Data excerpts »
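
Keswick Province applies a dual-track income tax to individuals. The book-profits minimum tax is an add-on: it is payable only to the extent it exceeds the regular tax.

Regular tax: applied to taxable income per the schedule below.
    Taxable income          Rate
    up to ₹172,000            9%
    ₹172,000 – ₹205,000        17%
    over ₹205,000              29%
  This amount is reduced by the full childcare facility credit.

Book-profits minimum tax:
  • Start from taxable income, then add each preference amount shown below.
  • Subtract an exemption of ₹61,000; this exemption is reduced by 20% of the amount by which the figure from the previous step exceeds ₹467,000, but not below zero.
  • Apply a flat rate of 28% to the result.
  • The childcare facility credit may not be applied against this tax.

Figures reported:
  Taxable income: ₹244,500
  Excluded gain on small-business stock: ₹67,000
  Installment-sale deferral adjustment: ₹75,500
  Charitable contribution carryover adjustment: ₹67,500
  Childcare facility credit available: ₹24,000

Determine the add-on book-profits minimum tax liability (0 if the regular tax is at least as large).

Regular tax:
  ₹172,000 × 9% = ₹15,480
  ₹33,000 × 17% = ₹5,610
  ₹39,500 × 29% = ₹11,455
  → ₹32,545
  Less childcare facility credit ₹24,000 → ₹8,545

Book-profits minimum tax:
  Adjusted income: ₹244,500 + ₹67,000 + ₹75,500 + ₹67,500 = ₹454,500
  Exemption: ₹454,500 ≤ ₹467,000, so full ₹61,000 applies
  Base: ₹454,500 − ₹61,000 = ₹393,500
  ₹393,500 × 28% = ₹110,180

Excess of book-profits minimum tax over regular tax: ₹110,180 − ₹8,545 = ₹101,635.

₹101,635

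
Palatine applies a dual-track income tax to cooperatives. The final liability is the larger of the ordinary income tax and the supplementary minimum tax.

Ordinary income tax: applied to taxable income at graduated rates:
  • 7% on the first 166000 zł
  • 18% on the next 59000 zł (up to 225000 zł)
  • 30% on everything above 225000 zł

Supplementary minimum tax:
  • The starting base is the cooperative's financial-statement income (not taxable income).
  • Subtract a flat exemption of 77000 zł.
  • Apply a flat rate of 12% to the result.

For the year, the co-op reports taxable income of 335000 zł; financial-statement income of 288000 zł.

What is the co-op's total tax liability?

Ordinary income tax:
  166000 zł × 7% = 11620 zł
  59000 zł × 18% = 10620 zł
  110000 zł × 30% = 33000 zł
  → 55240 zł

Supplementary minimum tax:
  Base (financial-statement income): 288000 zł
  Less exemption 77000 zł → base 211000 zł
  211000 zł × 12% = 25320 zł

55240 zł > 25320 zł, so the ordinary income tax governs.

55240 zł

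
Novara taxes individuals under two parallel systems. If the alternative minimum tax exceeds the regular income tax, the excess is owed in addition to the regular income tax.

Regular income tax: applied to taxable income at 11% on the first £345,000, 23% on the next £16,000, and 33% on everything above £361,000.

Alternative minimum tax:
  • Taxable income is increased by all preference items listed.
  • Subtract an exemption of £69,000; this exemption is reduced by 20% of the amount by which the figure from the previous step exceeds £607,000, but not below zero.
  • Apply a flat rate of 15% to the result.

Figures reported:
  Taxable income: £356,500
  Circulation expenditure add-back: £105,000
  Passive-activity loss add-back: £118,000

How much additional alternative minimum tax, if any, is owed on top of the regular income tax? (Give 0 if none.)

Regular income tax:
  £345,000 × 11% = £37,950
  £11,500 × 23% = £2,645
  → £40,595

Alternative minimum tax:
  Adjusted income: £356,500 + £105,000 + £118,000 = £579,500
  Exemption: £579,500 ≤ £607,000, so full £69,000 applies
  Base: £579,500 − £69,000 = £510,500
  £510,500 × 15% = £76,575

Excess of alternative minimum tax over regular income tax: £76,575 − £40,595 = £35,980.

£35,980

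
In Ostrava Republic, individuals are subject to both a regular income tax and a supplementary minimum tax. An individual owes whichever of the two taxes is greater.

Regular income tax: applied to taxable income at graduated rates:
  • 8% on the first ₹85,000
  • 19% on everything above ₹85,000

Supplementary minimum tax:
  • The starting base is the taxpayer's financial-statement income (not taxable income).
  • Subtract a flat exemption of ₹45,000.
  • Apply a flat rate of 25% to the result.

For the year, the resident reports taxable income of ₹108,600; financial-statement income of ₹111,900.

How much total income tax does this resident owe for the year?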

==

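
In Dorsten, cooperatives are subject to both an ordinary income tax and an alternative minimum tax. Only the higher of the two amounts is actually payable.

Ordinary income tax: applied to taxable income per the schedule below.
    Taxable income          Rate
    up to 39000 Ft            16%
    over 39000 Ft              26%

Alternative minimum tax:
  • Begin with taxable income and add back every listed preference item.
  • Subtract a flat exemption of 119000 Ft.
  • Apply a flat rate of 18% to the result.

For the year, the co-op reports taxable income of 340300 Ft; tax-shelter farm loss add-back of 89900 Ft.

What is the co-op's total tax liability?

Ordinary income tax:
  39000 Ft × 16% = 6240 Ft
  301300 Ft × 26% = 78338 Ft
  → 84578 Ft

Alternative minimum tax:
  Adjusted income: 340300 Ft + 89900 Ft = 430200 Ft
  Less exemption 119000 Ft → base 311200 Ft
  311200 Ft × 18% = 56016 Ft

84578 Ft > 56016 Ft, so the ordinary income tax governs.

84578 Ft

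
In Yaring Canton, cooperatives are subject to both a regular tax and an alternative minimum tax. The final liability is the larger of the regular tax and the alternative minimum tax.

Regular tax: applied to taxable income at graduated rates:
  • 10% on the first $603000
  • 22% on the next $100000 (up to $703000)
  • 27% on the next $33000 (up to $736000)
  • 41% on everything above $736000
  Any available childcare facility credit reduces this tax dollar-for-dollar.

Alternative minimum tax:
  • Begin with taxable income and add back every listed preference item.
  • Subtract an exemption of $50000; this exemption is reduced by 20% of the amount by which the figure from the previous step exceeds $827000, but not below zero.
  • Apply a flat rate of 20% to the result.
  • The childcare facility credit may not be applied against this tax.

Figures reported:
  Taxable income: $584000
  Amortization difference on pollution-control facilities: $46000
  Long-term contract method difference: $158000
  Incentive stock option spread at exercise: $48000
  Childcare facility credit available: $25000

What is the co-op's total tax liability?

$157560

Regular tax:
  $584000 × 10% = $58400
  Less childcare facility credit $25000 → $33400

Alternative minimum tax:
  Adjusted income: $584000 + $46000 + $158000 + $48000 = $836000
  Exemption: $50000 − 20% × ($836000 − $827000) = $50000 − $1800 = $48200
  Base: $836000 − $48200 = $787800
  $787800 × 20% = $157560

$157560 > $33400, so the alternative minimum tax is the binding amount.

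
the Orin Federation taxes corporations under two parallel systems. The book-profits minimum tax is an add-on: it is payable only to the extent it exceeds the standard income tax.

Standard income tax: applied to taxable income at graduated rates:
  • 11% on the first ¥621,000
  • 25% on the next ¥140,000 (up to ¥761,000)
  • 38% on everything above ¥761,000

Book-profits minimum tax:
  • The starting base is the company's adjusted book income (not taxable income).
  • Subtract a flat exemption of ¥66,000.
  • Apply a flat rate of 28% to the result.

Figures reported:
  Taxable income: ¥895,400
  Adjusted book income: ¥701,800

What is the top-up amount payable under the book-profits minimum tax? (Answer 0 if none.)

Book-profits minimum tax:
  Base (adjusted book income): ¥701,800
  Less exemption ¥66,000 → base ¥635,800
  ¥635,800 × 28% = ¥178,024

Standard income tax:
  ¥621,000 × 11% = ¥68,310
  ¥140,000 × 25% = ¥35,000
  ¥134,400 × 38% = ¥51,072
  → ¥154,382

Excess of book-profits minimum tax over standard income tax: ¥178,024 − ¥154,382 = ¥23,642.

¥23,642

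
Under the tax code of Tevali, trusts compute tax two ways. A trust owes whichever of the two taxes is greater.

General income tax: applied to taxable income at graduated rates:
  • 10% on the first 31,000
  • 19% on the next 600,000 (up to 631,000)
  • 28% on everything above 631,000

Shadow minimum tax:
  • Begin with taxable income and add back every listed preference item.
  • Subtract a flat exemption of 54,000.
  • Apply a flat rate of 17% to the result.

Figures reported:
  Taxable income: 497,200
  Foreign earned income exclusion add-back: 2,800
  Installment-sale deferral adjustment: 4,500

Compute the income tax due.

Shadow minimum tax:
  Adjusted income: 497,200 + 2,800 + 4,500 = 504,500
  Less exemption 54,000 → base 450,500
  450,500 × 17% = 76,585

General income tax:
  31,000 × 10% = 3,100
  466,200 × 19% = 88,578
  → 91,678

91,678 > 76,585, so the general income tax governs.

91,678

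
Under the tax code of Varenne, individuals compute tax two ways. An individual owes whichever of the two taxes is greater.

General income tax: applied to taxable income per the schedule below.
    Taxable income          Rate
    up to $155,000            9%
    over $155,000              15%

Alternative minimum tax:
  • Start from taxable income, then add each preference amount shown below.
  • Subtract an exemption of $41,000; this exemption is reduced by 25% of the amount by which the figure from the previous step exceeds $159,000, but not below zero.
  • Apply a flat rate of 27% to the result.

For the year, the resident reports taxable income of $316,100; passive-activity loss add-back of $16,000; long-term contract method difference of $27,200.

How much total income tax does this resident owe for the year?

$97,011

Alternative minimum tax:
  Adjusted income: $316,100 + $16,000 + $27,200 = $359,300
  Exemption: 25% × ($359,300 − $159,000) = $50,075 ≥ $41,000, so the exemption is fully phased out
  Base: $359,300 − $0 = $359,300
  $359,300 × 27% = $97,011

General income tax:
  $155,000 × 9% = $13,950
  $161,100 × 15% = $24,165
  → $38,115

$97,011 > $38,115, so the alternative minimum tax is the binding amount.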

What needs to be done »
All lines in the data that contain the word "Installment" should be copied.

Finished exercise »
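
  Installment-sale deferral adjustment: ₹75,500
  Installment-sale deferral adjustment: 4,500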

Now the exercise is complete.